## Records for processing
┌────────
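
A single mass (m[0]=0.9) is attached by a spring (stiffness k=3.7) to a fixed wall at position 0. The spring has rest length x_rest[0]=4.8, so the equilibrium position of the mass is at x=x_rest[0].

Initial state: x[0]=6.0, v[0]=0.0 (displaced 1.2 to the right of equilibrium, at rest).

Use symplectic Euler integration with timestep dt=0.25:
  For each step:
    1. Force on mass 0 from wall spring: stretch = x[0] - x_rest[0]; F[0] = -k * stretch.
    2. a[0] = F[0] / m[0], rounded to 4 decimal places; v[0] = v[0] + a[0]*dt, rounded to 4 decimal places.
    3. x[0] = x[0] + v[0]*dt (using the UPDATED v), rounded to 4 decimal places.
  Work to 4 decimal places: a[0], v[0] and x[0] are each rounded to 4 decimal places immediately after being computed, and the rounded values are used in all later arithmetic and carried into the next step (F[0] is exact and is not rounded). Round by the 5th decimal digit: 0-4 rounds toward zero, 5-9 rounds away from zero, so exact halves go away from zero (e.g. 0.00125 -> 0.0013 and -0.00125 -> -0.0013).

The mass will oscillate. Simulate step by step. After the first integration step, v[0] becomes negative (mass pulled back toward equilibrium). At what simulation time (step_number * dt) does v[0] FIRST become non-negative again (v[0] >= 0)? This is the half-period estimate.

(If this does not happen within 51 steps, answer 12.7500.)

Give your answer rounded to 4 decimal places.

Answer: 1.7500

Derivation:
Step 0: x=[6.0000] v=[0.0000]
Step 1: x=[5.6917] v=[-1.2333]
Step 2: x=[5.1543] v=[-2.1498]
Step 3: x=[4.5258] v=[-2.5140]
Step 4: x=[3.9678] v=[-2.2322]
Step 5: x=[3.6236] v=[-1.3769]
Step 6: x=[3.5817] v=[-0.1678]
Step 7: x=[3.8528] v=[1.0844]
First v>=0 after going negative at step 7, time=1.7500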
└────────
## Instructions for the task
Could you reproduce the data above exactly as given?

## Answer space
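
A single mass (m[0]=0.9) is attached by a spring (stiffness k=3.7) to a fixed wall at position 0. The spring has rest length x_rest[0]=4.8, so the equilibrium position of the mass is at x=x_rest[0].

Initial state: x[0]=6.0, v[0]=0.0 (displaced 1.2 to the right of equilibrium, at rest).

Use symplectic Euler integration with timestep dt=0.25:
  For each step:
    1. Force on mass 0 from wall spring: stretch = x[0] - x_rest[0]; F[0] = -k * stretch.
    2. a[0] = F[0] / m[0], rounded to 4 decimal places; v[0] = v[0] + a[0]*dt, rounded to 4 decimal places.
    3. x[0] = x[0] + v[0]*dt (using the UPDATED v), rounded to 4 decimal places.
  Work to 4 decimal places: a[0], v[0] and x[0] are each rounded to 4 decimal places immediately after being computed, and the rounded values are used in all later arithmetic and carried into the next step (F[0] is exact and is not rounded). Round by the 5th decimal digit: 0-4 rounds toward zero, 5-9 rounds away from zero, so exact halves go away from zero (e.g. 0.00125 -> 0.0013 and -0.00125 -> -0.0013).

The mass will oscillate. Simulate step by step. After the first integration step, v[0] becomes negative (mass pulled back toward equilibrium). At what simulation time (step_number * dt) does v[0] FIRST become non-negative again (v[0] >= 0)? This is the half-period estimate.

(If this does not happen within 51 steps, answer 12.7500.)

Give your answer rounded to 4 decimal places.

Answer: 1.7500

Derivation:
Step 0: x=[6.0000] v=[0.0000]
Step 1: x=[5.6917] v=[-1.2333]
Step 2: x=[5.1543] v=[-2.1498]
Step 3: x=[4.5258] v=[-2.5140]
Step 4: x=[3.9678] v=[-2.2322]
Step 5: x=[3.6236] v=[-1.3769]
Step 6: x=[3.5817] v=[-0.1678]
Step 7: x=[3.8528] v=[1.0844]
First v>=0 after going negative at step 7, time=1.7500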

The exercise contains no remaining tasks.